**Extracted information**.
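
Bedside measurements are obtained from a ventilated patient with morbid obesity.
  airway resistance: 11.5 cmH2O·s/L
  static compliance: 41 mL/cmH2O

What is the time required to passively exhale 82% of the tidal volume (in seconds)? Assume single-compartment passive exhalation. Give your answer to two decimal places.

0.81

τ = R × C = 11.5 × 41 mL/cmH2O = 11.5 × 0.041 L/cmH2O = 0.4715 s.
Exhaled fraction f = 1 − e^(−t/τ) → t = −τ·ln(1 − f) = −0.4715·ln(0.18) = 0.8085 s.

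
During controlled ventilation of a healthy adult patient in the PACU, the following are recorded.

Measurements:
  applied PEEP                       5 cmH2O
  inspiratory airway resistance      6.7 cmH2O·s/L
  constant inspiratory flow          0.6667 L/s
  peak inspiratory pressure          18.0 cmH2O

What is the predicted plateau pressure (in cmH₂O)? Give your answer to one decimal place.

13.5

Pplat = PIP − Raw × flow = 18.0 − 6.7 × 0.6667 = 18.0 − 4.467 = 13.533 cmH2O.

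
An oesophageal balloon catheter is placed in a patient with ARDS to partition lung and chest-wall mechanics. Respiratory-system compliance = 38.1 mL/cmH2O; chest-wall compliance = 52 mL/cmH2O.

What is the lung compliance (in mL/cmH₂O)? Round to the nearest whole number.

143

1/CL = 1/Crs − 1/Ccw.
1/CL = 1/38.1 − 1/52 = 0.007016.
CL = 142.53 mL/cmH2O.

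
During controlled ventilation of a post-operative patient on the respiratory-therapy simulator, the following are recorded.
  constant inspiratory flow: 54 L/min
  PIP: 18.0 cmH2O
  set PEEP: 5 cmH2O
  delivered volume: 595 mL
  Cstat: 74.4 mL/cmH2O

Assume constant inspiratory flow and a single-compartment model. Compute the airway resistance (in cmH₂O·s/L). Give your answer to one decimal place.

Flow: 54 L/min ÷ 60 = 0.9 L/s.
Equation of motion (constant flow): PIP = Vt/C + R·V̇ + PEEP.
R·V̇ = PIP − Vt/C − PEEP = 18.0 − 595/74.4 − 5 = 18.0 − 7.997 − 5 = 5.003 cmH2O.
R = 5.003 / 0.9 = 5.559 cmH2O·s/L.

5.6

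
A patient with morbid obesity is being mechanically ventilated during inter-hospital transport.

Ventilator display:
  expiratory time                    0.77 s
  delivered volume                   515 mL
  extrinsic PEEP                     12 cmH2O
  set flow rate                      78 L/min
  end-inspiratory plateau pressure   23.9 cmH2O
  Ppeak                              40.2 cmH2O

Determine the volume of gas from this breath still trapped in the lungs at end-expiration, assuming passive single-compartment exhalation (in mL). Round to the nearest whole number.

Flow: 78 L/min ÷ 60 = 1.3 L/s.
R = (PIP − Pplat)/V̇ = (40.2 − 23.9) / 1.3 = 16.3/1.3 = 12.538 cmH2O·s/L.
C = Vt/(Pplat − PEEP) = 515.0 / (23.9 − 12) = 515.0/11.9 = 43.277 mL/cmH2O.
τ = R × C = 12.538 × 0.04328 L/cmH2O = 0.5426 s.
Fraction remaining = e^(−Te/τ) = e^(−0.77/0.5426) = 0.2419.
Trapped volume = 515.0 × 0.2419 = 124.58 mL.

125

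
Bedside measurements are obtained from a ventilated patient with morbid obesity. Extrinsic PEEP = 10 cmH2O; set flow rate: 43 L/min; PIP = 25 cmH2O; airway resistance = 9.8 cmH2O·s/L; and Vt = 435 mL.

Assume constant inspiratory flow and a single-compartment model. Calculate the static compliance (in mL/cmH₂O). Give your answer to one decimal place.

Flow: 43 L/min ÷ 60 = 0.7167 L/s.
Equation of motion (constant flow): PIP = Vt/C + R·V̇ + PEEP.
Vt/C = PIP − R·V̇ − PEEP = 25 − 9.8×0.7167 − 10 = 25 − 7.024 − 10 = 7.976 cmH2O.
C = Vt / 7.976 = 435 / 7.976 = 54.539 mL/cmH2O.

54.5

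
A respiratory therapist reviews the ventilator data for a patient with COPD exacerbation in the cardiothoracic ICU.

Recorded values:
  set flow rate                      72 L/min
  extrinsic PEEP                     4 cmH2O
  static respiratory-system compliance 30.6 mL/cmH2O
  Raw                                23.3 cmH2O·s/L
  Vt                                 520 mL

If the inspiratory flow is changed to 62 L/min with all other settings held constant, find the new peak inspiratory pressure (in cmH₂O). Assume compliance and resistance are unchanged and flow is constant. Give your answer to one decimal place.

Flow: 72 L/min ÷ 60 = 1.2 L/s.
New flow: 62 L/min ÷ 60 = 1.0333 L/s.
PIP = Vt/C + R·V̇ + PEEP (constant-flow equation of motion).
Only the resistive term changes: ΔPIP = R × ΔV̇ = 23.3 × (1.0333 − 1.2) = 23.3 × -0.1667 = -3.884 cmH2O.
Original PIP = 520/30.6 + 23.3×1.2 + 4 = 48.953 cmH2O; new PIP = 48.953 + (-3.884) = 45.069 cmH2O.

45.1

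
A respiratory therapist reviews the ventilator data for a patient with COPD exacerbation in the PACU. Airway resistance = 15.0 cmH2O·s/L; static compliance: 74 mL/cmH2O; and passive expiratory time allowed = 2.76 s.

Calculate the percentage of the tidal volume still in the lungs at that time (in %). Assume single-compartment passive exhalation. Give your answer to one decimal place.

τ = R × C = 15.0 × 74 mL/cmH2O = 15.0 × 0.074 L/cmH2O = 1.11 s.
Passive exhalation: V(t)/V₀ = e^(−t/τ) = e^(−2.76/1.11) = 0.0832.
Fraction remaining = 0.0832 → 8.32%.

8.3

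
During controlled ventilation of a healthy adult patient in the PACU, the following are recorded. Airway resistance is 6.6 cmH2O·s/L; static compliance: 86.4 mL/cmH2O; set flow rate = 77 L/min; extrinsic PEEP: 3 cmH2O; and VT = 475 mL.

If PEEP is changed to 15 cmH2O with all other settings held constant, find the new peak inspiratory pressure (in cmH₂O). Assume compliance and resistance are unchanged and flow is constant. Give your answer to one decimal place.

Flow: 77 L/min ÷ 60 = 1.2833 L/s.
PIP = Vt/C + R·V̇ + PEEP (constant-flow equation of motion).
Only the baseline term changes: ΔPIP = ΔPEEP = 15 − 3 = 12.0 cmH2O.
Original PIP = 475/86.4 + 6.6×1.2833 + 3 = 16.967 cmH2O; new PIP = 16.967 + (12.0) = 28.967 cmH2O.

29.0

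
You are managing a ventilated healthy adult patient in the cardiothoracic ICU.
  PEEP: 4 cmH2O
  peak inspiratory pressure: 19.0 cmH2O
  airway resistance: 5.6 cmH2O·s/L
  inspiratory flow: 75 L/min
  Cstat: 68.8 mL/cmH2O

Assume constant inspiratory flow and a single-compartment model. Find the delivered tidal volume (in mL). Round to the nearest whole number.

Flow: 75 L/min ÷ 60 = 1.25 L/s.
Equation of motion (constant flow): PIP = Vt/C + R·V̇ + PEEP.
Vt/C = PIP − R·V̇ − PEEP = 19.0 − 7.0 − 4 = 8.0 cmH2O.
Vt = C × 8.0 = 68.8 × 8.0 = 550.4 mL.

550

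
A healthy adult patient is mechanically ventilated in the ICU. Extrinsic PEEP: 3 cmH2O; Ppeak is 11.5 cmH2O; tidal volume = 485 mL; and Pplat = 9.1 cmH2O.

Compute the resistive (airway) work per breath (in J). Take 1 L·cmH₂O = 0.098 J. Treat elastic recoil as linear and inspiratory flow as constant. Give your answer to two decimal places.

With constant inspiratory flow the resistive pressure is constant at PIP − Pplat = 11.5 − 9.1 = 2.4 cmH2O, so resistive work = 2.4 × 0.485 = 1.164 L·cmH2O.
× 0.098 J/(L·cmH2O) → 0.1141 J.

0.11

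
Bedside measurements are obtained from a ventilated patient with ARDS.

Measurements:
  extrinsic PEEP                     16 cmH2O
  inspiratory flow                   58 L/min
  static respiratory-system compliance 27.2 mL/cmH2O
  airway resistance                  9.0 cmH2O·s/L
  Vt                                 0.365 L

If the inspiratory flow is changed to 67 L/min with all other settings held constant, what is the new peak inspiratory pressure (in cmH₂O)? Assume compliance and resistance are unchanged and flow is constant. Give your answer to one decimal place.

Flow: 58 L/min ÷ 60 = 0.9667 L/s.
New flow: 67 L/min ÷ 60 = 1.1167 L/s.
PIP = Vt/C + R·V̇ + PEEP (constant-flow equation of motion).
Only the resistive term changes: ΔPIP = R × ΔV̇ = 9.0 × (1.1167 − 0.9667) = 9.0 × 0.15 = 1.35 cmH2O.
Original PIP = 365/27.2 + 9.0×0.9667 + 16 = 38.119 cmH2O; new PIP = 38.119 + (1.35) = 39.469 cmH2O.

39.5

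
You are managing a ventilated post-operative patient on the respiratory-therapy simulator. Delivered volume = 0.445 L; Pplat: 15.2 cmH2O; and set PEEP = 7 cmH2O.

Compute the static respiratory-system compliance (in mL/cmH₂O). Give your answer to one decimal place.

Cstat = Vt / (Pplat − PEEP) = 445 / (15.2 − 7) = 445 / 8.2 = 54.268 mL/cmH2O.

54.3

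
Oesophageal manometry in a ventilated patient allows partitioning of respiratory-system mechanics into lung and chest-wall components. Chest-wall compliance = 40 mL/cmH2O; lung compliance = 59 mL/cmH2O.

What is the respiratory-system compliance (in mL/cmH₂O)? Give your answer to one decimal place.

Lung and chest wall are elastances in series: 1/Crs = 1/CL + 1/Ccw.
1/Crs = 1/59 + 1/40 = 0.04195.
Crs = 23.838 mL/cmH2O.

23.8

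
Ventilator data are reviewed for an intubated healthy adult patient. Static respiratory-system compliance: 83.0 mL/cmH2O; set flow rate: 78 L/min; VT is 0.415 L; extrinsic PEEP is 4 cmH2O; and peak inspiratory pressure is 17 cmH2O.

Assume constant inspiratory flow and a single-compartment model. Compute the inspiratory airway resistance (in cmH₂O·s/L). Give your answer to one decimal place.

6.2

Flow: 78 L/min ÷ 60 = 1.3 L/s.
Equation of motion (constant flow): PIP = Vt/C + R·V̇ + PEEP.
R·V̇ = PIP − Vt/C − PEEP = 17 − 415/83.0 − 4 = 17 − 5.0 − 4 = 8.0 cmH2O.
R = 8.0 / 1.3 = 6.154 cmH2O·s/L.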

**Instructions for the task**. From the line that has "Cstat: 68.8 mL/cmH2O" through the line that has "A healthy adult patient is", copy every line exactly as it appears above, and leave out all others.

**Answer area**.
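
  Cstat: 68.8 mL/cmH2O

Assume constant inspiratory flow and a single-compartment model. Find the delivered tidal volume (in mL). Round to the nearest whole number.

Flow: 75 L/min ÷ 60 = 1.25 L/s.
Equation of motion (constant flow): PIP = Vt/C + R·V̇ + PEEP.
Vt/C = PIP − R·V̇ − PEEP = 19.0 − 7.0 − 4 = 8.0 cmH2O.
Vt = C × 8.0 = 68.8 × 8.0 = 550.4 mL.

550

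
A healthy adult patient is mechanically ventilated in the ICU. Extrinsic PEEP: 3 cmH2O; Ppeak is 11.5 cmH2O; tidal volume = 485 mL; and Pplat = 9.1 cmH2O.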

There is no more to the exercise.